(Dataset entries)
========================================================================
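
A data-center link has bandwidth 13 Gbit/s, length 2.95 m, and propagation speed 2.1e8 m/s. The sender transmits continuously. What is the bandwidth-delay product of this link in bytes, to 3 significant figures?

22.8 bytes

Propagation delay = 2.95 / 210000000 = 1.40476e-08 s.
BDP = R × t_prop = 13000000000 × 1.40476e-08 = 182.619 bits.
In bytes: 182.619/8 = 22.8 bytes.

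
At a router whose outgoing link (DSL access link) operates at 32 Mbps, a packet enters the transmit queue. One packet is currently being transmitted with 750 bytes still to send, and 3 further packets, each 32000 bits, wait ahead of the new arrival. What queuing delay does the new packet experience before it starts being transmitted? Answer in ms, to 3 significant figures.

3.19 ms

Each queued packet: L/R = 32000/32000000 = 1 ms.
3 queued → 3 ms.
Plus remaining 6000 bits of current packet: 0.1875 ms.
Queuing delay = 3.19 ms.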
========================================================================
ABOUT THIS EXERCISE – Starting at the line that contains "At a router", print every line through the last one of the records, exactly and with nothing else.

OUTPUT –
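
At a router whose outgoing link (DSL access link) operates at 32 Mbps, a packet enters the transmit queue. One packet is currently being transmitted with 750 bytes still to send, and 3 further packets, each 32000 bits, wait ahead of the new arrival. What queuing delay does the new packet experience before it starts being transmitted? Answer in ms, to 3 significant figures.

3.19 ms

Each queued packet: L/R = 32000/32000000 = 1 ms.
3 queued → 3 ms.
Plus remaining 6000 bits of current packet: 0.1875 ms.
Queuing delay = 3.19 ms.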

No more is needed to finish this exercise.